▶ [Supplied data]:
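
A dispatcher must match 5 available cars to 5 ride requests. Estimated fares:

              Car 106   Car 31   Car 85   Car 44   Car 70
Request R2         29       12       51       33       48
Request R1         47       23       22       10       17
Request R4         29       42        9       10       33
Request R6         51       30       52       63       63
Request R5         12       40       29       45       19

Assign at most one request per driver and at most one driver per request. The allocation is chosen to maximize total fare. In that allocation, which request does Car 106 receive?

Car 106 receives Request R1.

Optimal: Car 106→Request R1 ($47), Car 31→Request R4 ($42), Car 85→Request R2 ($51), Car 44→Request R5 ($45), Car 70→Request R6 ($63) — total 47+42+51+45+63 = $248.
Checked against all permutations: $248 is optimal.
Car 106's own top request is Request R6 ($51), but forcing Car 106→Request R6 and reassigning the rest optimally gives only $208 — worse by 40.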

▶ [Task details]: All of the material above should be restated verbatim.

▶ [Task response]:
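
A dispatcher must match 5 available cars to 5 ride requests. Estimated fares:

              Car 106   Car 31   Car 85   Car 44   Car 70
Request R2         29       12       51       33       48
Request R1         47       23       22       10       17
Request R4         29       42        9       10       33
Request R6         51       30       52       63       63
Request R5         12       40       29       45       19

Assign at most one request per driver and at most one driver per request. The allocation is chosen to maximize total fare. In that allocation, which request does Car 106 receive?

Car 106 receives Request R1.

Optimal: Car 106→Request R1 ($47), Car 31→Request R4 ($42), Car 85→Request R2 ($51), Car 44→Request R5 ($45), Car 70→Request R6 ($63) — total 47+42+51+45+63 = $248.
Checked against all permutations: $248 is optimal.
Car 106's own top request is Request R6 ($51), but forcing Car 106→Request R6 and reassigning the rest optimally gives only $208 — worse by 40.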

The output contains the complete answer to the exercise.